[Collection entries]
※ ※ ※

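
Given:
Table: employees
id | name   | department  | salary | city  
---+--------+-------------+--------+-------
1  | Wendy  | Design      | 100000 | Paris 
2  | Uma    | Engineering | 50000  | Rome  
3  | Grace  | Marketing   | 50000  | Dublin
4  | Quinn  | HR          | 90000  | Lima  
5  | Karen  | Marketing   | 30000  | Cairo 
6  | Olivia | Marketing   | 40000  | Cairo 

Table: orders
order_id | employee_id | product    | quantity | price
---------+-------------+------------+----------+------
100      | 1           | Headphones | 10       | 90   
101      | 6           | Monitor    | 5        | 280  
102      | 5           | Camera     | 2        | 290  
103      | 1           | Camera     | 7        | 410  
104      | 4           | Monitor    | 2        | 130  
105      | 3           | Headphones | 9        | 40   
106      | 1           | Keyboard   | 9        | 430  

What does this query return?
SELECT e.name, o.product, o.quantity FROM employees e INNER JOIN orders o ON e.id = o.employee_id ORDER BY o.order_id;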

※ ※ ※

▶ **ASSIGNMENT**: Where a line above includes "quantity", copy that line.

▶ **ANSWER BELOW**:
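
order_id | employee_id | product    | quantity | price
SELECT e.name, o.product, o.quantity FROM employees e INNER JOIN orders o ON e.id = o.employee_id ORDER BY o.order_id;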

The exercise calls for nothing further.